_Your assignment_. Using the data below, show every line where the word "What" occurs.

_Given records_.
◇ ◇ ◇

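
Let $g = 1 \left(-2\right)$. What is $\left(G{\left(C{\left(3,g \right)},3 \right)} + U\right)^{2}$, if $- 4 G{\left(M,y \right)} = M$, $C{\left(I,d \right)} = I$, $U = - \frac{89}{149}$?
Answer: $\frac{644809}{355216} \approx 1.8153$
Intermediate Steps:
$g = -2$
$U = - \frac{89}{149}$ ($U = \left(-89\right) \frac{1}{149} = - \frac{89}{149} \approx -0.59732$)
$G{\left(M,y \right)} = - \frac{M}{4}$
$\left(G{\left(C{\left(3,g \right)},3 \right)} + U\right)^{2} = \left(\left(- \frac{1}{4}\right) 3 - \frac{89}{149}\right)^{2} = \left(- \frac{3}{4} - \frac{89}{149}\right)^{2} = \left(- \frac{803}{596}\right)^{2} = \frac{644809}{355216}$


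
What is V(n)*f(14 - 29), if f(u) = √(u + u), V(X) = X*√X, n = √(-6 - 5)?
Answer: I*11^(¾)*√30*I^(3/2) ≈ -23.393 - 23.393*I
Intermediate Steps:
n = I*√11 (n = √(-11) = I*√11 ≈ 3.3166*I)
V(X) = X^(3/2)
f(u) = √2*√u (f(u) = √(2*u) = √2*√u)
V(n)*f(14 - 29) = (I*√11)^(3/2)*(√2*√(14 - 29)) = (11^(¾)*I^(3/2))*(√2*√(-15)) = (11^(¾)*I^(3/2))*(√2*(I*√15)) = (11^(¾)*I^(3/2))*(I*√30) = I*11^(¾)*√30*I^(3/2)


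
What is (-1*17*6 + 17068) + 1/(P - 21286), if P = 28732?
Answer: 126328837/7446 ≈ 16966.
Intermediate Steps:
(-1*17*6 + 17068) + 1/(P - 21286) = (-1*17*6 + 17068) + 1/(28732 - 21286) = (-17*6 + 17068) + 1/7446 = (-102 + 17068) + 1/7446 = 16966 + 1/7446 = 126328837/7446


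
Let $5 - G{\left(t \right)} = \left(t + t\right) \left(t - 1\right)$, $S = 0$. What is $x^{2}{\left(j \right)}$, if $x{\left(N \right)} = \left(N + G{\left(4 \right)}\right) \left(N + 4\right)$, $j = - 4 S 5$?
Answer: $5776$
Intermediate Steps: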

◇ ◇ ◇

_Answer to this problem_.
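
Let $g = 1 \left(-2\right)$. What is $\left(G{\left(C{\left(3,g \right)},3 \right)} + U\right)^{2}$, if $- 4 G{\left(M,y \right)} = M$, $C{\left(I,d \right)} = I$, $U = - \frac{89}{149}$?
What is V(n)*f(14 - 29), if f(u) = √(u + u), V(X) = X*√X, n = √(-6 - 5)?
What is (-1*17*6 + 17068) + 1/(P - 21286), if P = 28732?
Let $5 - G{\left(t \right)} = \left(t + t\right) \left(t - 1\right)$, $S = 0$. What is $x^{2}{\left(j \right)}$, if $x{\left(N \right)} = \left(N + G{\left(4 \right)}\right) \left(N + 4\right)$, $j = - 4 S 5$?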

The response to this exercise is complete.